WHAT IS REQUIRED: When the line containing "Let Y = A(-1)*45, A(c)" appears in the data below, begin copying there and stop only after the line containing "Answer: -69".
•••••
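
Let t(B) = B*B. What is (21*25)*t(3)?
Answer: 4725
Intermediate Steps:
t(B) = B²
(21*25)*t(3) = (21*25)*3² = 525*9 = 4725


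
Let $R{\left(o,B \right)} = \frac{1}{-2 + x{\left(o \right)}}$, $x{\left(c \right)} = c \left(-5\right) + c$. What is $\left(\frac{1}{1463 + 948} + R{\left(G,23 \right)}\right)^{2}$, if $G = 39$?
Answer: $\frac{5076009}{145113759844} \approx 3.4979 \cdot 10^{-5}$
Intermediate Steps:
$x{\left(c \right)} = - 4 c$ ($x{\left(c \right)} = - 5 c + c = - 4 c$)
$R{\left(o,B \right)} = \frac{1}{-2 - 4 o}$
$\left(\frac{1}{1463 + 948} + R{\left(G,23 \right)}\right)^{2} = \left(\frac{1}{1463 + 948} - \frac{1}{2 + 4 \cdot 39}\right)^{2} = \left(\frac{1}{2411} - \frac{1}{2 + 156}\right)^{2} = \left(\frac{1}{2411} - \frac{1}{158}\right)^{2} = \left(- \frac{2253}{380938}\right)^{2} = \frac{5076009}{145113759844}$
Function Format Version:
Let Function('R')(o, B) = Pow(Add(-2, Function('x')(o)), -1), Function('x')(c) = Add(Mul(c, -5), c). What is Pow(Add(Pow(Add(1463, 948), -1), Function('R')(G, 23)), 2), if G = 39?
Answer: Rational(5076009, 145113759844) ≈ 3.4979e-5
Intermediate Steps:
Function('x')(c) = Mul(-4, c) (Function('x')(c) = Add(Mul(-5, c), c) = Mul(-4, c))
Function('R')(o, B) = Pow(Add(-2, Mul(-4, o)), -1)
Pow(Add(Pow(Add(1463, 948), -1), Function('R')(G, 23)), 2) = Pow(Add(Pow(Add(1463, 948), -1), Mul(-1, Pow(Add(2, Mul(4, 39)), -1))), 2) = Pow(Add(Pow(2411, -1), Mul(-1, Pow(Add(2, 156), -1))), 2) = Pow(Add(Rational(1, 2411), Mul(-1, Pow(158, -1))), 2) = Pow(Add(Rational(1, 2411), Mul(-1, Rational(1, 158))), 2) = Pow(Add(Rational(1, 2411), Rational(-1, 158)), 2) = Pow(Rational(-2253, 380938), 2) = Rational(5076009, 145113759844)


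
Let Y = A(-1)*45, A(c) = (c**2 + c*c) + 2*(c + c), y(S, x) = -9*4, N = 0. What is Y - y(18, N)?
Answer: -54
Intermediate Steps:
y(S, x) = -36
A(c) = 2*c**2 + 4*c (A(c) = (c**2 + c**2) + 2*(2*c) = 2*c**2 + 4*c)
Y = -90 (Y = (2*(-1)*(2 - 1))*45 = (2*(-1)*1)*45 = -2*45 = -90)
Y - y(18, N) = -90 - 1*(-36) = -90 + 36 = -54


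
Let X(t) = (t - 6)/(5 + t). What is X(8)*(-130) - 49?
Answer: -69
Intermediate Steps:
X(t) = (-6 + t)/(5 + t)
X(8)*(-130) - 49 = ((-6 + 8)/(5 + 8))*(-130) - 49 = (2/13)*(-130) - 49 = -20 - 49 = -69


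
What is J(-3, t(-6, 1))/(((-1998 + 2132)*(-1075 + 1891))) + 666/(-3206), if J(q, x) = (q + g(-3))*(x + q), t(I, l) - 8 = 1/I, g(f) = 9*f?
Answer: -36643987/175278432 ≈ -0.20906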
•••••
RESULT OF THE TASK:
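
Let Y = A(-1)*45, A(c) = (c**2 + c*c) + 2*(c + c), y(S, x) = -9*4, N = 0. What is Y - y(18, N)?
Answer: -54
Intermediate Steps:
y(S, x) = -36
A(c) = 2*c**2 + 4*c (A(c) = (c**2 + c**2) + 2*(2*c) = 2*c**2 + 4*c)
Y = -90 (Y = (2*(-1)*(2 - 1))*45 = (2*(-1)*1)*45 = -2*45 = -90)
Y - y(18, N) = -90 - 1*(-36) = -90 + 36 = -54


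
Let X(t) = (t - 6)/(5 + t). What is X(8)*(-130) - 49?
Answer: -69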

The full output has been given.